Work to be completed » From the listing below, output only the lines starting at the line that has "Let $C = -7$." and ending at the line that has "Answer: 2401/144 ≈ 16.674", exactly as they appear, ends included.

Records to process »
-*-

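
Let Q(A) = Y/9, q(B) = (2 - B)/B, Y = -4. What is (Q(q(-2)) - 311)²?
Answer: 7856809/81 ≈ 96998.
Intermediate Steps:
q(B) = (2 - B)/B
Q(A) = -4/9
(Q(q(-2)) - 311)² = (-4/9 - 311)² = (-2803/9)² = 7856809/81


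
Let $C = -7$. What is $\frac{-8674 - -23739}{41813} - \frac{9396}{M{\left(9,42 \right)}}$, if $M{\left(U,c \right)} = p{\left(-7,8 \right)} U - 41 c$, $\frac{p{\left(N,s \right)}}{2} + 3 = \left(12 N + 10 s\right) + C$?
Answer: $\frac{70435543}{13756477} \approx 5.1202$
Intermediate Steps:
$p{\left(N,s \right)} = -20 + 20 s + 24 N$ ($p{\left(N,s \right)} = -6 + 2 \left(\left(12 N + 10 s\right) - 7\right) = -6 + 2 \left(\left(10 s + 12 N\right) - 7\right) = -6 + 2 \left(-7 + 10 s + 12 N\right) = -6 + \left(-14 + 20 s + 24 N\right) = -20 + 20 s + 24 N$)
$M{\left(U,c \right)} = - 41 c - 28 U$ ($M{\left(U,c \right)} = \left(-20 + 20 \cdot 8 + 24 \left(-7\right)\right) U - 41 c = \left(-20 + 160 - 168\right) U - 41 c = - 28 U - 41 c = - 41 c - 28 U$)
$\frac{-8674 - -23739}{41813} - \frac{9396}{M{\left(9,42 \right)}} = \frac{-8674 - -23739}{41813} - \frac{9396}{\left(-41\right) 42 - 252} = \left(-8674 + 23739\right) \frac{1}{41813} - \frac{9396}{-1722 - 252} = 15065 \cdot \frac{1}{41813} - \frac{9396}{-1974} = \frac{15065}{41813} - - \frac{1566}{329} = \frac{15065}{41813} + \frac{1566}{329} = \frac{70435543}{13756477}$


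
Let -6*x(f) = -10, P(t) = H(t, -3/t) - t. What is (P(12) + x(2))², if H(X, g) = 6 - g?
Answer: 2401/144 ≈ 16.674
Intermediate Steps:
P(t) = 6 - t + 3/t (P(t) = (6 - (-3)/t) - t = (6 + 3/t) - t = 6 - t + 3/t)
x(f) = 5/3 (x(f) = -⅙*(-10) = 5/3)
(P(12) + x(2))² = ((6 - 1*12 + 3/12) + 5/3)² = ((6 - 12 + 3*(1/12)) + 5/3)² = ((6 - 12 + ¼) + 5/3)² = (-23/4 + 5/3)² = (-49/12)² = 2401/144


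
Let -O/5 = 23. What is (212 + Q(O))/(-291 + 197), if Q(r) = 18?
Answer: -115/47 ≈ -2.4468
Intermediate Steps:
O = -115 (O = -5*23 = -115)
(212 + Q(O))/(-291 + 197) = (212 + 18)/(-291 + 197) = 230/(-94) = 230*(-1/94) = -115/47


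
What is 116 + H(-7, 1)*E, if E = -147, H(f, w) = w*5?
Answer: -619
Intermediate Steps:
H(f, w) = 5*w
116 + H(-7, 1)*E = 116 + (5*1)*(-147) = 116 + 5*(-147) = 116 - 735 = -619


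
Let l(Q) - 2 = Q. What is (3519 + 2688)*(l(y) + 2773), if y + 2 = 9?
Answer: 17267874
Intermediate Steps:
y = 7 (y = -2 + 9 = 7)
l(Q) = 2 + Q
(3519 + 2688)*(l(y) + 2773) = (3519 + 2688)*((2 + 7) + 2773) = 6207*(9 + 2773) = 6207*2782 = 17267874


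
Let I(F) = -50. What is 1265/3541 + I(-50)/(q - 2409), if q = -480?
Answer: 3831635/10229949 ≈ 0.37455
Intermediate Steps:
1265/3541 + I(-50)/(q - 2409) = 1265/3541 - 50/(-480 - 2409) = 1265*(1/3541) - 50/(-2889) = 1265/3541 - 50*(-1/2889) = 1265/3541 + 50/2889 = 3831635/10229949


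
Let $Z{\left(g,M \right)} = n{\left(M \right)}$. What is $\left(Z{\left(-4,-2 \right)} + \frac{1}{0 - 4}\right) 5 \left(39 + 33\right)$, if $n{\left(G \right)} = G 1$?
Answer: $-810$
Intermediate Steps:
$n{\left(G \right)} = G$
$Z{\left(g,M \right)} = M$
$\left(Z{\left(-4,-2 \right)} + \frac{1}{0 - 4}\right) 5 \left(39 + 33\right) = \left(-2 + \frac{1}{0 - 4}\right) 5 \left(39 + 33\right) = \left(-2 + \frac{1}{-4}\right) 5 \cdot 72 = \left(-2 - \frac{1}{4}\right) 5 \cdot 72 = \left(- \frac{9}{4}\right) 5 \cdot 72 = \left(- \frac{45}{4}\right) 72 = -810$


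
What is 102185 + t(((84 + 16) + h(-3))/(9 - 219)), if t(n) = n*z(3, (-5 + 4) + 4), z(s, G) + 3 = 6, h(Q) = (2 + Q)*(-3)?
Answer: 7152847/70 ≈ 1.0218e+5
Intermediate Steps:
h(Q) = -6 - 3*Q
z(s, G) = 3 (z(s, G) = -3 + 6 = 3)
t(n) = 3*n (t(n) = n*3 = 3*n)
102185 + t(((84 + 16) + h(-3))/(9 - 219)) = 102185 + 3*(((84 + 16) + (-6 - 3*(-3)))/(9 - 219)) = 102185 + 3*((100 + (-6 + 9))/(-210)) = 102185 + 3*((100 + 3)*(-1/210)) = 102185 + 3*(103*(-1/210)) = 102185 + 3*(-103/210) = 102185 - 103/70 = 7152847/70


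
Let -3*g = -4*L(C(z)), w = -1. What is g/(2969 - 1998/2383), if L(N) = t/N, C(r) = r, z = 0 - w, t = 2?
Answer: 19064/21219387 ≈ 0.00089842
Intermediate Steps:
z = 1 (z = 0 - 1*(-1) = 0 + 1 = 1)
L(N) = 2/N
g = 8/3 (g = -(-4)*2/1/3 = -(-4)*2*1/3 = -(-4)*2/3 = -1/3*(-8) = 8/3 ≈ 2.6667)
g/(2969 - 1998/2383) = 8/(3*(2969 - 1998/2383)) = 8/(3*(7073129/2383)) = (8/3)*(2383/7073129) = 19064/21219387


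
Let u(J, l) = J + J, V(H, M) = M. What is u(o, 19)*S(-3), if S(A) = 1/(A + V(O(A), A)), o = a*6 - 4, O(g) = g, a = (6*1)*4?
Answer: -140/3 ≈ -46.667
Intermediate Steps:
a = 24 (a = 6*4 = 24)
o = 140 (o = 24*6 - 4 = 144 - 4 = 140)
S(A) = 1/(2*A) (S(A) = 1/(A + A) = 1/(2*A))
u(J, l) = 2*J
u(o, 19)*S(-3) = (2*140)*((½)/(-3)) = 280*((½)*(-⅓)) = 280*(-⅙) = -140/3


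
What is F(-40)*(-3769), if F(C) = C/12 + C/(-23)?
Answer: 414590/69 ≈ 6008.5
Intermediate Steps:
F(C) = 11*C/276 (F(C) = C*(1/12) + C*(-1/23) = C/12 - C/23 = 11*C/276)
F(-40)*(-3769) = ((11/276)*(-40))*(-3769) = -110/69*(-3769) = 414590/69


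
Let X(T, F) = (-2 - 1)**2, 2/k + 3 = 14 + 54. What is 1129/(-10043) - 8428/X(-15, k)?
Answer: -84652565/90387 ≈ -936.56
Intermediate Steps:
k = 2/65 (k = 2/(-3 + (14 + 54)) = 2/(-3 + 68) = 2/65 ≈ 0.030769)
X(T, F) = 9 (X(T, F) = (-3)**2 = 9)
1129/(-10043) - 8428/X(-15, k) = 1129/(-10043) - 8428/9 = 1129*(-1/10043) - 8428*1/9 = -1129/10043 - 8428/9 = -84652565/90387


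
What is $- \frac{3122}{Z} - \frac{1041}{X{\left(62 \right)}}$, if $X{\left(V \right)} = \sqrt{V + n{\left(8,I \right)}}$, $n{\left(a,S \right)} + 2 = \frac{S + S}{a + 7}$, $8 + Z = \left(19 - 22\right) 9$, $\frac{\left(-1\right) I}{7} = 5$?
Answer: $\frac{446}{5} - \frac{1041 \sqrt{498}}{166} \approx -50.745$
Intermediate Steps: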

-*-

Solution to the problem »
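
Let $C = -7$. What is $\frac{-8674 - -23739}{41813} - \frac{9396}{M{\left(9,42 \right)}}$, if $M{\left(U,c \right)} = p{\left(-7,8 \right)} U - 41 c$, $\frac{p{\left(N,s \right)}}{2} + 3 = \left(12 N + 10 s\right) + C$?
Answer: $\frac{70435543}{13756477} \approx 5.1202$
Intermediate Steps:
$p{\left(N,s \right)} = -20 + 20 s + 24 N$ ($p{\left(N,s \right)} = -6 + 2 \left(\left(12 N + 10 s\right) - 7\right) = -6 + 2 \left(\left(10 s + 12 N\right) - 7\right) = -6 + 2 \left(-7 + 10 s + 12 N\right) = -6 + \left(-14 + 20 s + 24 N\right) = -20 + 20 s + 24 N$)
$M{\left(U,c \right)} = - 41 c - 28 U$ ($M{\left(U,c \right)} = \left(-20 + 20 \cdot 8 + 24 \left(-7\right)\right) U - 41 c = \left(-20 + 160 - 168\right) U - 41 c = - 28 U - 41 c = - 41 c - 28 U$)
$\frac{-8674 - -23739}{41813} - \frac{9396}{M{\left(9,42 \right)}} = \frac{-8674 - -23739}{41813} - \frac{9396}{\left(-41\right) 42 - 252} = \left(-8674 + 23739\right) \frac{1}{41813} - \frac{9396}{-1722 - 252} = 15065 \cdot \frac{1}{41813} - \frac{9396}{-1974} = \frac{15065}{41813} - - \frac{1566}{329} = \frac{15065}{41813} + \frac{1566}{329} = \frac{70435543}{13756477}$


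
Let -6*x(f) = -10, P(t) = H(t, -3/t) - t. What is (P(12) + x(2))², if H(X, g) = 6 - g?
Answer: 2401/144 ≈ 16.674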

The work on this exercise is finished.